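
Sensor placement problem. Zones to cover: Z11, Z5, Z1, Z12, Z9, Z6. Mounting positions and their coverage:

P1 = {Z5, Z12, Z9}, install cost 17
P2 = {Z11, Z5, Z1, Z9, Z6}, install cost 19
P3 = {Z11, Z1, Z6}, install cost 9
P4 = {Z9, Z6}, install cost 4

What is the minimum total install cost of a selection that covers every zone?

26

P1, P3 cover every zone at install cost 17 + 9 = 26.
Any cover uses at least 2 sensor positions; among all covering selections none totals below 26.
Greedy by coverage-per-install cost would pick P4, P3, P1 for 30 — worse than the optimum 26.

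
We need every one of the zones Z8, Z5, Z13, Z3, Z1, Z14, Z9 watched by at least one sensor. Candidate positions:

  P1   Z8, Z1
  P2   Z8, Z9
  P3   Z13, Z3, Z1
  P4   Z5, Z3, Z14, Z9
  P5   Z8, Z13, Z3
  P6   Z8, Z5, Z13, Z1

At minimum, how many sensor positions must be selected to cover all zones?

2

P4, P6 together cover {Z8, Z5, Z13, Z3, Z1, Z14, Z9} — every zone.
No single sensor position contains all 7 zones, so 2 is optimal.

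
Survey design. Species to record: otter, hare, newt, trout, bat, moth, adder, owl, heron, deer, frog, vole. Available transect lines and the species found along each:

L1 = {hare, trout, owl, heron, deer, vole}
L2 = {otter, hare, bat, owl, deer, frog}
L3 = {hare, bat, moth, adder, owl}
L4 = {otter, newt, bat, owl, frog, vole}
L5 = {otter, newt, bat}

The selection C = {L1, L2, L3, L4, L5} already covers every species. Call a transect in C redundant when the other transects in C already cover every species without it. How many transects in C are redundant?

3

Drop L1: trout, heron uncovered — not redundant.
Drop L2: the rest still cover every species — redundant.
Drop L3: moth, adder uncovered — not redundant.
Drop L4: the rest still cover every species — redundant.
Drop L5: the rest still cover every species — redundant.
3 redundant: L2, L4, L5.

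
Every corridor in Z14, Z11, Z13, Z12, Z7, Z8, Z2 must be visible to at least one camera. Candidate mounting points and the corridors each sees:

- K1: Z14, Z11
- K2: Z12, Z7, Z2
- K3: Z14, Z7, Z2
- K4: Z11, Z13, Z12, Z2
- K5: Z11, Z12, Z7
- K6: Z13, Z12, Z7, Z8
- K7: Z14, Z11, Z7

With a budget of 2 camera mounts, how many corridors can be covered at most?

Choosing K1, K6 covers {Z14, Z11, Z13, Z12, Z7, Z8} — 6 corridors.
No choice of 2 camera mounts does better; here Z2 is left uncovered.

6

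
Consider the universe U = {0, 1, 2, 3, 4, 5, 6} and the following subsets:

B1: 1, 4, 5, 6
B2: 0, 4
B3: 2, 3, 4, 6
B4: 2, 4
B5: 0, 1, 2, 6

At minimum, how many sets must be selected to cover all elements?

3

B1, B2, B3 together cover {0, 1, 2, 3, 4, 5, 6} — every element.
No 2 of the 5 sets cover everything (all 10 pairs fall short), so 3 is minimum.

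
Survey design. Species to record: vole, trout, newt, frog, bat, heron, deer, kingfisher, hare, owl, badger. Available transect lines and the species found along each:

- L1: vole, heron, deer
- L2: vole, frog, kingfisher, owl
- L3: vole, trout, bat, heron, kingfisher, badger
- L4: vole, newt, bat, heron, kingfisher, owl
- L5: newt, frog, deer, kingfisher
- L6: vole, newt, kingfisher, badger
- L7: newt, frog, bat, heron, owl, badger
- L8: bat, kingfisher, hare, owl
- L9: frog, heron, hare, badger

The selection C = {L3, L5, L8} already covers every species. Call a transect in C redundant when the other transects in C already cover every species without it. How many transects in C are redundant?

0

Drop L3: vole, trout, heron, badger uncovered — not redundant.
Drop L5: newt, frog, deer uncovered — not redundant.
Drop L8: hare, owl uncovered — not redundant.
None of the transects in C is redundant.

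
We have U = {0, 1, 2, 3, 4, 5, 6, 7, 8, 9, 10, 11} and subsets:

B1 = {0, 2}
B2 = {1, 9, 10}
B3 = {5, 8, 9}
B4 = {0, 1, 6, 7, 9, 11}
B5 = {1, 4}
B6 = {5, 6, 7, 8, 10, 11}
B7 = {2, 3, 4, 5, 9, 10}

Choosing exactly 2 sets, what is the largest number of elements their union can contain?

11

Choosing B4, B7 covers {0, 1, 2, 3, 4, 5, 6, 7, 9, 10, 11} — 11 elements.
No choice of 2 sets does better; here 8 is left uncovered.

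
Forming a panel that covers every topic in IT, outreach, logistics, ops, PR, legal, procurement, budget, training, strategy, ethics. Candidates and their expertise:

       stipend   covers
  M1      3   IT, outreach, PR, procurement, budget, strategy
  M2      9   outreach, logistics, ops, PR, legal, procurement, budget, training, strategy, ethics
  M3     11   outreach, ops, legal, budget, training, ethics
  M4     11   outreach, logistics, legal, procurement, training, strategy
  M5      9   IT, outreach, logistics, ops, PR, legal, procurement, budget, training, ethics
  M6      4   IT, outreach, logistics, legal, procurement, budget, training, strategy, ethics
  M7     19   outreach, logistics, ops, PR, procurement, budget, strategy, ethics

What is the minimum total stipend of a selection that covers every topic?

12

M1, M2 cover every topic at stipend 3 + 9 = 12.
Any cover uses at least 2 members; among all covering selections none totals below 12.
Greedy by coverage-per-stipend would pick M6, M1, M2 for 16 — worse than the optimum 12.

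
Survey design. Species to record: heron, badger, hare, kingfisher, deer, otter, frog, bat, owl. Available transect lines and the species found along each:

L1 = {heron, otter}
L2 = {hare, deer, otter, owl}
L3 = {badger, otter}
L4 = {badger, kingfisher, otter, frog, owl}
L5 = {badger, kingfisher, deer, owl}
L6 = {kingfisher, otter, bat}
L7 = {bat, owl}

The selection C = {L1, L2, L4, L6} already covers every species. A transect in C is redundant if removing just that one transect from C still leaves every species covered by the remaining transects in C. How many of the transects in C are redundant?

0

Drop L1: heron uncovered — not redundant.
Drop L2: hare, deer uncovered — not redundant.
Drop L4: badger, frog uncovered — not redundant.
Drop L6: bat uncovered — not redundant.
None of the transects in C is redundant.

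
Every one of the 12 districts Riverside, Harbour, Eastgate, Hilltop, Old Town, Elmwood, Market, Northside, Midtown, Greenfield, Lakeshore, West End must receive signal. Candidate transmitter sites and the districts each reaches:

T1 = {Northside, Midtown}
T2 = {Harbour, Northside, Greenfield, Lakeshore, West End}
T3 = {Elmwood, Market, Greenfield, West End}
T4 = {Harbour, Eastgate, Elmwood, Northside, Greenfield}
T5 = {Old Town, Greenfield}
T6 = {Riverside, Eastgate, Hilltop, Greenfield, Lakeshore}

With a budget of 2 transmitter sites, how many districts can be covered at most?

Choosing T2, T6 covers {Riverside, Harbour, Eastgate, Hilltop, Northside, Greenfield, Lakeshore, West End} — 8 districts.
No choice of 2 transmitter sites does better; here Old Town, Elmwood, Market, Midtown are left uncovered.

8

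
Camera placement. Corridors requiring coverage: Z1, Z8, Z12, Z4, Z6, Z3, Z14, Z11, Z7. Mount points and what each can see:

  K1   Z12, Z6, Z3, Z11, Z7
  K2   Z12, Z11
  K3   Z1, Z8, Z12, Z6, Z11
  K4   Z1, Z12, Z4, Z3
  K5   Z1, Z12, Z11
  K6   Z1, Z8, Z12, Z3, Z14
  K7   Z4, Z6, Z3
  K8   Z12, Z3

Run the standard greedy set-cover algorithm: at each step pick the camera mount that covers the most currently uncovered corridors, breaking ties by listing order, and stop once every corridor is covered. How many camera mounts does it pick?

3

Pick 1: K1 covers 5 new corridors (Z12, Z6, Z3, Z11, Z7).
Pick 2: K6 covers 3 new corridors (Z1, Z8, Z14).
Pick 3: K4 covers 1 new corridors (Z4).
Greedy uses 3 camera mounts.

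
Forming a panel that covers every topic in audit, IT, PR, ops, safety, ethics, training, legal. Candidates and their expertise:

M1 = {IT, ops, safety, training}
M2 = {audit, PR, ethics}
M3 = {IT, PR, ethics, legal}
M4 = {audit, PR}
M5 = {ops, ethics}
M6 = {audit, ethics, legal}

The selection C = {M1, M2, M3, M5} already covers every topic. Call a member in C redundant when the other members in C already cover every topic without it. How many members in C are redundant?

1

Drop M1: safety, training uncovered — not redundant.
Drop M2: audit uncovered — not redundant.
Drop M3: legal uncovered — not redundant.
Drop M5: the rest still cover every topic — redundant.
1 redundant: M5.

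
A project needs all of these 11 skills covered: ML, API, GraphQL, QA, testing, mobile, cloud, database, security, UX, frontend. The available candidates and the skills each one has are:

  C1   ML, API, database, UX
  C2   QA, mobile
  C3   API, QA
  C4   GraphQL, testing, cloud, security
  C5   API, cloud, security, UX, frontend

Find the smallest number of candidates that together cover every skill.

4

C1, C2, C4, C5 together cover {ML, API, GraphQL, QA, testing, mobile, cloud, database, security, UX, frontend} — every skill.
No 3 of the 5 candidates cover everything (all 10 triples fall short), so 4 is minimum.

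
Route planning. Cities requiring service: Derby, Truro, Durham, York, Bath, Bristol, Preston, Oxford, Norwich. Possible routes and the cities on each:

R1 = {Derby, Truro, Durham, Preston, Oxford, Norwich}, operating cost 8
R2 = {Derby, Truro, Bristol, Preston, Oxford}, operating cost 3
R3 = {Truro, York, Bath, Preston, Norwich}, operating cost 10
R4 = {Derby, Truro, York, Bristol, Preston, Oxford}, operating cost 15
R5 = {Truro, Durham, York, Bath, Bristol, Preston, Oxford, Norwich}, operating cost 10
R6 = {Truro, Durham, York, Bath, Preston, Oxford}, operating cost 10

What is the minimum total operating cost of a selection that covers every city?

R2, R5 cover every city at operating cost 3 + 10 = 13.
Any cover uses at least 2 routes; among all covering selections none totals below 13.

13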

-=-=-

**Exercise prompt:** Using the data above, establish how many lines include the word "expertise"; the reply is that number only.

**Reply to the task:** 2